● WHAT IS EXPECTED: Repeat the entries exactly. Leave nothing out.

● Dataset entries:
______________________________
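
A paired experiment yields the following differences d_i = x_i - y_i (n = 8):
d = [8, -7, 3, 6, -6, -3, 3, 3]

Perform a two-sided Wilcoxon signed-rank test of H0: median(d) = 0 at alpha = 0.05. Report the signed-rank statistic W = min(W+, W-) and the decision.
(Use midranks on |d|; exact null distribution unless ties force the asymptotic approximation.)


Step 1: Drop any zero differences (none here) and take |d_i|.
|d| = [8, 7, 3, 6, 6, 3, 3, 3]
Step 2: Midrank |d_i| (ties get averaged ranks).
ranks: |8|->8, |7|->7, |3|->2.5, |6|->5.5, |6|->5.5, |3|->2.5, |3|->2.5, |3|->2.5
Step 3: Attach original signs; sum ranks with positive sign and with negative sign.
W+ = 8 + 2.5 + 5.5 + 2.5 + 2.5 = 21
W- = 7 + 5.5 + 2.5 = 15
(Check: W+ + W- = 36 should equal n(n+1)/2 = 36.)
Step 4: Test statistic W = min(W+, W-) = 15.
Step 5: Ties in |d|, so use the tie-corrected normal approximation.
        E[W] = n(n+1)/4 = 8*9/4 = 18.
        Tie groups: |d|=3 (t=4), |d|=6 (t=2); sum(t^3 - t) = 66.
        Var[W] = n(n+1)(2n+1)/24 - sum(t^3-t)/48 = 1224/24 - 66/48 = 49.625.
        z = (W - E[W]) / sqrt(Var[W]) = (15 - 18) / 7.0445 = -0.4259.
        Two-sided p = 2*Phi(z) = 0.670207.
Step 6: alpha = 0.05. fail to reject H0.

W+ = 21, W- = 15, W = min = 15, p = 0.670207, fail to reject H0.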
______________________________
● SOLUTION TO THE EXERCISE:
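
A paired experiment yields the following differences d_i = x_i - y_i (n = 8):
d = [8, -7, 3, 6, -6, -3, 3, 3]

Perform a two-sided Wilcoxon signed-rank test of H0: median(d) = 0 at alpha = 0.05. Report the signed-rank statistic W = min(W+, W-) and the decision.
(Use midranks on |d|; exact null distribution unless ties force the asymptotic approximation.)


Step 1: Drop any zero differences (none here) and take |d_i|.
|d| = [8, 7, 3, 6, 6, 3, 3, 3]
Step 2: Midrank |d_i| (ties get averaged ranks).
ranks: |8|->8, |7|->7, |3|->2.5, |6|->5.5, |6|->5.5, |3|->2.5, |3|->2.5, |3|->2.5
Step 3: Attach original signs; sum ranks with positive sign and with negative sign.
W+ = 8 + 2.5 + 5.5 + 2.5 + 2.5 = 21
W- = 7 + 5.5 + 2.5 = 15
(Check: W+ + W- = 36 should equal n(n+1)/2 = 36.)
Step 4: Test statistic W = min(W+, W-) = 15.
Step 5: Ties in |d|, so use the tie-corrected normal approximation.
        E[W] = n(n+1)/4 = 8*9/4 = 18.
        Tie groups: |d|=3 (t=4), |d|=6 (t=2); sum(t^3 - t) = 66.
        Var[W] = n(n+1)(2n+1)/24 - sum(t^3-t)/48 = 1224/24 - 66/48 = 49.625.
        z = (W - E[W]) / sqrt(Var[W]) = (15 - 18) / 7.0445 = -0.4259.
        Two-sided p = 2*Phi(z) = 0.670207.
Step 6: alpha = 0.05. fail to reject H0.

W+ = 21, W- = 15, W = min = 15, p = 0.670207, fail to reject H0.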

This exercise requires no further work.